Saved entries
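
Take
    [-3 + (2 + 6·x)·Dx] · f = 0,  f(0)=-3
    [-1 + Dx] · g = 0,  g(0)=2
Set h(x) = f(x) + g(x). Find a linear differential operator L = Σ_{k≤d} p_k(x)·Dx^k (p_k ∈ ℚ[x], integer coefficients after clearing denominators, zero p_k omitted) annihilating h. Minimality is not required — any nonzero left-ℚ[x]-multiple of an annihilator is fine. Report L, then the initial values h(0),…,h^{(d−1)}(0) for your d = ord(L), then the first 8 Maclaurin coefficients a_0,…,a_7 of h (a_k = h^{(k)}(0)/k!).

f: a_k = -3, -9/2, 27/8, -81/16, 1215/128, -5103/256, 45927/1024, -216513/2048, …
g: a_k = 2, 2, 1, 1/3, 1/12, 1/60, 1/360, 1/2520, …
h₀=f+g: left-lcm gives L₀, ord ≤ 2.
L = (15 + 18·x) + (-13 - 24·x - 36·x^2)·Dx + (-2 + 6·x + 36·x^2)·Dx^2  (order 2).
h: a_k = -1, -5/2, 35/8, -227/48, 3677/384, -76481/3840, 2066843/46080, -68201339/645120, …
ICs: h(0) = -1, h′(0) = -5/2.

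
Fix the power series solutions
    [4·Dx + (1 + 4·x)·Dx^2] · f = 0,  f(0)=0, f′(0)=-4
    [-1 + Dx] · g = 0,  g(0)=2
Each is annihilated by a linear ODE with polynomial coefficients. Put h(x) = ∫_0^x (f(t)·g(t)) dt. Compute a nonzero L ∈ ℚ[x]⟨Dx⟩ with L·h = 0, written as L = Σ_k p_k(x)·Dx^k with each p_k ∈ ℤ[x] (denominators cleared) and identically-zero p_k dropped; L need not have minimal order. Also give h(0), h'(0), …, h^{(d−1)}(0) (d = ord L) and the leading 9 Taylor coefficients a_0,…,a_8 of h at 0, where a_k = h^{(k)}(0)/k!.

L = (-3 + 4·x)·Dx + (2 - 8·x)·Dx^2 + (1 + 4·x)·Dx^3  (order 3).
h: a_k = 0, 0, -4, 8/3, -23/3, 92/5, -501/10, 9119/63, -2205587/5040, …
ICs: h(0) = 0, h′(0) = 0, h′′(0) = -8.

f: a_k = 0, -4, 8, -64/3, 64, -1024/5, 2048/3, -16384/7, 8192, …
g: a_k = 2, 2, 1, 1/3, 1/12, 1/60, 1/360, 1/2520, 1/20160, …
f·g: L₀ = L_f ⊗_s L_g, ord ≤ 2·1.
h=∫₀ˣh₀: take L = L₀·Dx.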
==
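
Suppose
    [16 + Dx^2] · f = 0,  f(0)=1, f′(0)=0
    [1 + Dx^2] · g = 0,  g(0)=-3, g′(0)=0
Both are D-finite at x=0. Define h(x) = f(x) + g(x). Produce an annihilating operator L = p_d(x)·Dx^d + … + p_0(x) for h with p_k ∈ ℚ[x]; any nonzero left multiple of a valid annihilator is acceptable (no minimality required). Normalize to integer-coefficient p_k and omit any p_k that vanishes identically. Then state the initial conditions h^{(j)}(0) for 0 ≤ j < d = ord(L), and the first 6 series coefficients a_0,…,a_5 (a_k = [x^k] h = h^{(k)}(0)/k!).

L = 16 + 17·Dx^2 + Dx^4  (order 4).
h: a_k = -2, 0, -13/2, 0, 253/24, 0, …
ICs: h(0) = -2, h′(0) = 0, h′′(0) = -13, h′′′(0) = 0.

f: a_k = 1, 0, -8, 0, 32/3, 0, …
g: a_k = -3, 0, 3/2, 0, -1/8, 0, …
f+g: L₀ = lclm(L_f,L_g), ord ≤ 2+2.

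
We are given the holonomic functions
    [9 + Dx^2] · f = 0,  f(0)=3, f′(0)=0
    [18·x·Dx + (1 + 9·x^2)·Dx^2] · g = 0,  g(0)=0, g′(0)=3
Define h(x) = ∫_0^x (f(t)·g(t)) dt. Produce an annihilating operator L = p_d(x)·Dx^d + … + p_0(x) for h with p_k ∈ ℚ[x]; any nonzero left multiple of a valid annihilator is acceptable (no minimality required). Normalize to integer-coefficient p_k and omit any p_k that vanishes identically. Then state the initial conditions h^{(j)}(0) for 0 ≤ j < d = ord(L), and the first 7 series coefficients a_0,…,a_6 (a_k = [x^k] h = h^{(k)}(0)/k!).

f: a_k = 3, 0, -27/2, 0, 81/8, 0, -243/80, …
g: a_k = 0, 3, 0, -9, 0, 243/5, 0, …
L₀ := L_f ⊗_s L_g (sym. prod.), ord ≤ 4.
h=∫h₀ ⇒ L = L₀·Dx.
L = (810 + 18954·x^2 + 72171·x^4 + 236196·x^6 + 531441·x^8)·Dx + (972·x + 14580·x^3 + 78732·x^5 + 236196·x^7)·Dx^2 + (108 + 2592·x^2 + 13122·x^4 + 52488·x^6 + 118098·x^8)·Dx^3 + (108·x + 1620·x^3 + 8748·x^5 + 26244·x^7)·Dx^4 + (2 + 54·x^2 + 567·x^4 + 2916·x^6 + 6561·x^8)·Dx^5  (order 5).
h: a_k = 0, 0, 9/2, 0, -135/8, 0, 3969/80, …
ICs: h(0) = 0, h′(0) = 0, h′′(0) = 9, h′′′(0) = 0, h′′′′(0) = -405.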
--
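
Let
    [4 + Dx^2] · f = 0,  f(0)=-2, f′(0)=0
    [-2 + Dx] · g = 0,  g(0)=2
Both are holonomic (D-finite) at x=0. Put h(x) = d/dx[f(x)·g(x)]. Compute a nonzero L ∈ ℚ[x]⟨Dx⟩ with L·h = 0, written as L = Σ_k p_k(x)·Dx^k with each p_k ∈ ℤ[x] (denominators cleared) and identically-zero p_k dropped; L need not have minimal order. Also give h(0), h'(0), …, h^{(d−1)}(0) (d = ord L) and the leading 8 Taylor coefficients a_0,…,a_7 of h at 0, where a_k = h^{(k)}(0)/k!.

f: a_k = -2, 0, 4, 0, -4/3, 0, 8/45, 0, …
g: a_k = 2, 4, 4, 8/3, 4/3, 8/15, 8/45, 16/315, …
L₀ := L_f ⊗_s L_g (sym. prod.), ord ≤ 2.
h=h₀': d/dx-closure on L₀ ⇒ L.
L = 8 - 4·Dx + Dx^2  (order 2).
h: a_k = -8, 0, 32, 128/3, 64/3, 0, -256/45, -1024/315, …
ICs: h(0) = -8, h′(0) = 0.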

• INSTRUCTIONS TO FOLLOW: Look back at the entries above and repeat, unchanged, every line from the line holding "We are given the holonomic functions" through the line holding "[18·x·Dx + (1".

• EXERCISE OUTPUT:
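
We are given the holonomic functions
    [9 + Dx^2] · f = 0,  f(0)=3, f′(0)=0
    [18·x·Dx + (1 + 9·x^2)·Dx^2] · g = 0,  g(0)=0, g′(0)=3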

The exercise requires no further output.